Activity
Show all lines below holding the string "other".

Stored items
◇ ◇ ◇ ◇ ◇ ◇ ◇
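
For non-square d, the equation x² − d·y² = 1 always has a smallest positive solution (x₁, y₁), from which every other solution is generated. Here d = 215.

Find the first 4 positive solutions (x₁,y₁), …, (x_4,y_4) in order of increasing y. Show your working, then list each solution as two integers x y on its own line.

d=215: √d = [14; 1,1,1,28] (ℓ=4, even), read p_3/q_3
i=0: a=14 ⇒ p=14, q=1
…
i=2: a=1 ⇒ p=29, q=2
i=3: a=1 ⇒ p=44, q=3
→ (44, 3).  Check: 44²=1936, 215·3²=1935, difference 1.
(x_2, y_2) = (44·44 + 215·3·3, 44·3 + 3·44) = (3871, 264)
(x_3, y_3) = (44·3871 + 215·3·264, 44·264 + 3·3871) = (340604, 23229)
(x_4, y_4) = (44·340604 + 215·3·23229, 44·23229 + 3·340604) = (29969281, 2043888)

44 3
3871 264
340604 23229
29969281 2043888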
◇ ◇ ◇ ◇ ◇ ◇ ◇
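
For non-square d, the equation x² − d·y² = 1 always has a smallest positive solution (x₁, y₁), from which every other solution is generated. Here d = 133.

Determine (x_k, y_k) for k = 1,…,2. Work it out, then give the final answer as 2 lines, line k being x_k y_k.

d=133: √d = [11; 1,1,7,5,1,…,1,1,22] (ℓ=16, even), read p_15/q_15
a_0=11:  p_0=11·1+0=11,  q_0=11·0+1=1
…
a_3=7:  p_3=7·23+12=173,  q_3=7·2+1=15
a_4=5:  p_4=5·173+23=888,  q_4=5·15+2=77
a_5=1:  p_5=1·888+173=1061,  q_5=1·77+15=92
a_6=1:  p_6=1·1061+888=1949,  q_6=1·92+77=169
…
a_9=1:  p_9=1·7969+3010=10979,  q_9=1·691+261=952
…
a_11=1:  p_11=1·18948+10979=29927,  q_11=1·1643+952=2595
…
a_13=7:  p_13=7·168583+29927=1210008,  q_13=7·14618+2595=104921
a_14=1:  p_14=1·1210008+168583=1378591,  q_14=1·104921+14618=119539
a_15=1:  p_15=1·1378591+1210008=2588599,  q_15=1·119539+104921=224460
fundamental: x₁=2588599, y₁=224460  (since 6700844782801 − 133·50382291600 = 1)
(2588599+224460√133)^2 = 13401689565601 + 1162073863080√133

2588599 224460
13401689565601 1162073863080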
◇ ◇ ◇ ◇ ◇ ◇ ◇
Task answer
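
For non-square d, the equation x² − d·y² = 1 always has a smallest positive solution (x₁, y₁), from which every other solution is generated. Here d = 215.
For non-square d, the equation x² − d·y² = 1 always has a smallest positive solution (x₁, y₁), from which every other solution is generated. Here d = 133.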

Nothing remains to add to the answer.